Begin with the line that holds "Source A is clocked at 30". Output it and all remaining lines of the material, verbatim, ending with the last.

## Data for analysis
=== Section Start ===
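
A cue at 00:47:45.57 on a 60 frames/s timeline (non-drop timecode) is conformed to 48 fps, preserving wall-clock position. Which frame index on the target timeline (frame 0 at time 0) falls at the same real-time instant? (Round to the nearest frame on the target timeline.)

Source frame index: (0×3600 + 47×60 + 45) × 60 + 57 = 171957.
Real time: 171957 / (60) = 57319/20 s.
Target frame: (57319/20) × (48) = 687828/5 ≈ 137565.600 → 137566.

frame 137566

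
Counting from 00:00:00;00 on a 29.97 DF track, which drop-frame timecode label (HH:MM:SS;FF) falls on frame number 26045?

00:14:29;01

Ten DF minutes hold 17982 frames, so frame 26045 lies in block 1 (frames 17982–35963) with 8063 frames into that block.
The block's first minute is 1800 frames and the rest 1798 each; 8063 frames reaches minute 4, so 1 × 18 + 4 × 2 = 26 labels have been skipped so far.
Adding those back, label number 26045 + 26 = 26071 at 30 labels/s is 869 s + 1 f = 0 h 14 min 29 s frame 1, i.e. 00:14:29;01.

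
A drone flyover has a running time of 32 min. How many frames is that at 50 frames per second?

96000 frames

32 min = 1920 s.
Frames = 1920 × 50 = 96000.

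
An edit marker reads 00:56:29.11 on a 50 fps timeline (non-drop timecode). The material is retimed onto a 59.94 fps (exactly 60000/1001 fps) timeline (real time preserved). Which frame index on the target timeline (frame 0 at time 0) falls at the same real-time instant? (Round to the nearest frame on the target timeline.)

Source frame index: (0×3600 + 56×60 + 29) × 50 + 11 = 169461.
Real time: 169461 / (50) = 169461/50 s.
Target frame: (169461/50) × (60000/1001) = 203353200/1001 ≈ 203150.050 → 203150.

frame 203150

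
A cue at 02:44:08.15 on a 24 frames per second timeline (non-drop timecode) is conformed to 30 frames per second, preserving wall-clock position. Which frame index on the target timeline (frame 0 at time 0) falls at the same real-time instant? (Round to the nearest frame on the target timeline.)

Source frame index: (2×3600 + 44×60 + 8) × 24 + 15 = 236367.
Real time: 236367 / (24) = 78789/8 s.
Target frame: (78789/8) × (30) = 1181835/4 ≈ 295458.750 → 295459.

frame 295459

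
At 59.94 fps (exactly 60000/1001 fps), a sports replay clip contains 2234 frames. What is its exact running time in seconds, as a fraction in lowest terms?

Running time = 2234 ÷ (60000/1001) = 2234 × 1001/60000 = 1118117/30000 s.

1118117/30000 seconds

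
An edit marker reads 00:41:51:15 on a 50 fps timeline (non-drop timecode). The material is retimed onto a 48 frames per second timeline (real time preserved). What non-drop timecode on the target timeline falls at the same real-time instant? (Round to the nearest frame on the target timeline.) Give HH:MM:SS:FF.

Source frame index: (0×3600 + 41×60 + 51) × 50 + 15 = 125565.
Real time: 125565 / (50) = 25113/10 s.
Target frame: (25113/10) × (48) = 602712/5 ≈ 120542.400 → 120542.
At 48 labels/s: frame 120542 → 00:41:51:14.

00:41:51:14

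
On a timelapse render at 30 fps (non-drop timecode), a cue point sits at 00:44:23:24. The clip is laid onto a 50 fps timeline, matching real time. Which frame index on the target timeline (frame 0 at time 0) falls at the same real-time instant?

frame 133190

Source frame index: (0×3600 + 44×60 + 23) × 30 + 24 = 79914.
Real time: 79914 / (30) = 13319/5 s.
Target frame: (13319/5) × (50) = 133190.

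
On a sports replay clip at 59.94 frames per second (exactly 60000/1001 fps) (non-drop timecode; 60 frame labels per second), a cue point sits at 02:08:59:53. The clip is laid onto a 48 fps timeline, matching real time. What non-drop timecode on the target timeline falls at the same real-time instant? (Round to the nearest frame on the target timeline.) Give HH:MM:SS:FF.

Source frame index: (2×3600 + 8×60 + 59) × 60 + 53 = 464393.
Real time: 464393 / (60000/1001) = 464857393/60000 s.
Target frame: (464857393/60000) × (48) = 464857393/1250 ≈ 371885.914 → 371886.
At 48 labels/s: frame 371886 → 02:09:07:30.

02:09:07:30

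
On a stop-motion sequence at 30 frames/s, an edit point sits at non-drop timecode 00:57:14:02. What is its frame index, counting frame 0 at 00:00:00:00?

frame 103022

Total seconds to the label: (0 × 3600 + 57 × 60 + 14) = 3434.
Frame index = 3434 × 30 + 2 = 103022.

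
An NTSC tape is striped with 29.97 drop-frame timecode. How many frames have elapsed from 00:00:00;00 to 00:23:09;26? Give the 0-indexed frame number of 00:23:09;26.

41654

As if non-drop at 30 labels/s: (0 × 3600 + 23 × 60 + 9) × 30 + 26 = 41696.
Minute boundaries passed: 23; those not divisible by 10: 23 − 2 = 21; dropped labels = 2 × 21 = 42.
Actual frame index = 41696 − 42 = 41654.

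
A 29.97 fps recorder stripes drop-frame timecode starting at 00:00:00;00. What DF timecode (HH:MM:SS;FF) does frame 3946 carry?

00:02:11;20

Ten DF minutes hold 17982 frames, so frame 3946 lies in block 0 (frames 0–17981) with 3946 frames into that block.
The block's first minute is 1800 frames and the rest 1798 each; 3946 frames reaches minute 2, so 0 × 18 + 2 × 2 = 4 labels have been skipped so far.
Adding those back, label number 3946 + 4 = 3950 at 30 labels/s is 131 s + 20 f = 0 h 2 min 11 s frame 20, i.e. 00:02:11;20.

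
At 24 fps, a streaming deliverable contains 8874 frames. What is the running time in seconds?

369.75 seconds

Running time = 8874 / (24) = 369.75 s.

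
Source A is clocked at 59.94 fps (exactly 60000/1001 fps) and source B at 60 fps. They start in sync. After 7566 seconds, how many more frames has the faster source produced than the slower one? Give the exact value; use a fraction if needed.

34920/77 frames

A emits 60000/1001 × 7566 = 34920000/77 frames; B emits 60 × 7566 = 453960.
Difference = 34920/77 frames (≈ 453.5065); B is ahead of A.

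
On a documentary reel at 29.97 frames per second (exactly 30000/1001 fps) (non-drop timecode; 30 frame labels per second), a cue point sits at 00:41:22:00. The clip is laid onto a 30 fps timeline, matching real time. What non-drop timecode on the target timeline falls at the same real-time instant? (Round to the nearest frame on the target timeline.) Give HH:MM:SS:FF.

00:41:24:14

Source frame index: (0×3600 + 41×60 + 22) × 30 + 0 = 74460.
Real time: 74460 / (30000/1001) = 1242241/500 s.
Target frame: (1242241/500) × (30) = 3726723/50 ≈ 74534.460 → 74534.
At 30 labels/s: frame 74534 → 00:41:24:14.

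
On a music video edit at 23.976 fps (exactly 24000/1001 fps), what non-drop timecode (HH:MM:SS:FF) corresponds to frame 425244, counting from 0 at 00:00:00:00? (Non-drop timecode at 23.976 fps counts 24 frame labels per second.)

425244 ÷ 24 = 17718 full seconds, remainder 12 frames.
17718 s = 4 h 55 min 18 s.
Timecode: 04:55:18:12.

04:55:18:12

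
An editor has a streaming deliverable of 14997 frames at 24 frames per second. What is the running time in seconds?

624.875 seconds

Running time = 14997 / (24) = 624.875 s.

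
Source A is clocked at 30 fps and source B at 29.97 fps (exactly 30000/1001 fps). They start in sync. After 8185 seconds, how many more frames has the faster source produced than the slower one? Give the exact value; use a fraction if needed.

245550/1001 frames

A emits 30 × 8185 = 245550 frames; B emits 30000/1001 × 8185 = 245550000/1001.
Difference = 245550/1001 frames (≈ 245.3047); B is behind A.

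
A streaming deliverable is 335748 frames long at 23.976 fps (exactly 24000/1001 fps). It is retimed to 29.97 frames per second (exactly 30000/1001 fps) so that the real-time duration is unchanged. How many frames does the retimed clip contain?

Target frames = source frames × (target rate / source rate) = 335748 × (30000/1001)/(24000/1001) = 335748 × 5/4 = 419685.

419685 frames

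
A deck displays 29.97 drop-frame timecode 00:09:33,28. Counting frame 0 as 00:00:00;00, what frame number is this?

As if non-drop at 30 labels/s: (0 × 3600 + 9 × 60 + 33) × 30 + 28 = 17218.
Minute boundaries passed: 9; those not divisible by 10: 9 − 0 = 9; dropped labels = 2 × 9 = 18.
Actual frame index = 17218 − 18 = 17200.

17200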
=== Section End ===
## Written reply
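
Source A is clocked at 30 fps and source B at 29.97 fps (exactly 30000/1001 fps). They start in sync. After 8185 seconds, how many more frames has the faster source produced than the slower one? Give the exact value; use a fraction if needed.

245550/1001 frames

A emits 30 × 8185 = 245550 frames; B emits 30000/1001 × 8185 = 245550000/1001.
Difference = 245550/1001 frames (≈ 245.3047); B is behind A.

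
A streaming deliverable is 335748 frames long at 23.976 fps (exactly 24000/1001 fps). It is retimed to 29.97 frames per second (exactly 30000/1001 fps) so that the real-time duration is unchanged. How many frames does the retimed clip contain?

Target frames = source frames × (target rate / source rate) = 335748 × (30000/1001)/(24000/1001) = 335748 × 5/4 = 419685.

419685 frames

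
A deck displays 29.97 drop-frame timecode 00:09:33,28. Counting frame 0 as 00:00:00;00, what frame number is this?

As if non-drop at 30 labels/s: (0 × 3600 + 9 × 60 + 33) × 30 + 28 = 17218.
Minute boundaries passed: 9; those not divisible by 10: 9 − 0 = 9; dropped labels = 2 × 9 = 18.
Actual frame index = 17218 − 18 = 17200.

17200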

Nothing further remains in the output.